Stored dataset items
-------
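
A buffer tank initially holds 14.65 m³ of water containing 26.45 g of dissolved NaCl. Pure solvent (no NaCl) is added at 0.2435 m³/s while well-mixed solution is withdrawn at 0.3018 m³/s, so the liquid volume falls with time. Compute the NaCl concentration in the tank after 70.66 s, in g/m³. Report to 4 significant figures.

Total volume: dV/dt = Q_in − Q_out = -0.0583000 m³/s, so V(t) = 14.65 − 0.0583000 t and V(70.66) = 10.5305 m³.
No NaCl enters, so dm/dt = −Q_out · (m/V).
dm/m = −Q_out dt/(V₀ − 0.0583000 t); integrating gives ln(m/m₀) = −(Q_out/(Q_in−Q_out)) ln(V/V₀).
m = m₀ (V₀/V)^(Q_out/(Q_in−Q_out)) = 26.45 × (14.65/10.5305)^(-5.17667) = 4.78800 g.
C = m/V = 4.78800/10.5305 = 0.454679 g/m³.

0.4547 g/m³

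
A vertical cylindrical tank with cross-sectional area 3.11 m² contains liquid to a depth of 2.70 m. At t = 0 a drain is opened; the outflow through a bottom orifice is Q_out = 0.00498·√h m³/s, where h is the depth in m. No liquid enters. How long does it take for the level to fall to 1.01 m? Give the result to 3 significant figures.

797 s

A dh/dt = −Q_out = −0.00498 √h.
∫ h^(−1/2) dh = −(0.00498/A) ∫ dt, giving 2√h = 2√h₀ − (0.00498/A) t.
t = 2A(√h₀ − √h)/0.00498 = 2·3.11·(√2.70 − √1.01)/0.00498
  = 6.2200 × (1.6432 − 1.0050) / 0.00498 = 797.08 s.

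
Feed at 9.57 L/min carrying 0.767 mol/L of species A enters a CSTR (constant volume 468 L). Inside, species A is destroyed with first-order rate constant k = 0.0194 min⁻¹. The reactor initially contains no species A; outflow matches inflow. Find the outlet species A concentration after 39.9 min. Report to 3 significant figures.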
-------
THE TASK:
In your response, give all the records again with nothing altered.

FINAL ANSWER:
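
A buffer tank initially holds 14.65 m³ of water containing 26.45 g of dissolved NaCl. Pure solvent (no NaCl) is added at 0.2435 m³/s while well-mixed solution is withdrawn at 0.3018 m³/s, so the liquid volume falls with time. Compute the NaCl concentration in the tank after 70.66 s, in g/m³. Report to 4 significant figures.

Total volume: dV/dt = Q_in − Q_out = -0.0583000 m³/s, so V(t) = 14.65 − 0.0583000 t and V(70.66) = 10.5305 m³.
No NaCl enters, so dm/dt = −Q_out · (m/V).
dm/m = −Q_out dt/(V₀ − 0.0583000 t); integrating gives ln(m/m₀) = −(Q_out/(Q_in−Q_out)) ln(V/V₀).
m = m₀ (V₀/V)^(Q_out/(Q_in−Q_out)) = 26.45 × (14.65/10.5305)^(-5.17667) = 4.78800 g.
C = m/V = 4.78800/10.5305 = 0.454679 g/m³.

0.4547 g/m³

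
A vertical cylindrical tank with cross-sectional area 3.11 m² contains liquid to a depth of 2.70 m. At t = 0 a drain is opened; the outflow through a bottom orifice is Q_out = 0.00498·√h m³/s, where h is the depth in m. No liquid enters. How long does it take for the level to fall to 1.01 m? Give the result to 3 significant figures.

797 s

A dh/dt = −Q_out = −0.00498 √h.
∫ h^(−1/2) dh = −(0.00498/A) ∫ dt, giving 2√h = 2√h₀ − (0.00498/A) t.
t = 2A(√h₀ − √h)/0.00498 = 2·3.11·(√2.70 − √1.01)/0.00498
  = 6.2200 × (1.6432 − 1.0050) / 0.00498 = 797.08 s.

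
Feed at 9.57 L/min carrying 0.767 mol/L of species A enters a CSTR (constant volume 468 L). Inside, species A is destroyed with first-order rate constant k = 0.0194 min⁻¹. The reactor initially contains no species A; outflow matches inflow. Find the outlet species A concentration after 39.9 min. Report to 3 significant figures.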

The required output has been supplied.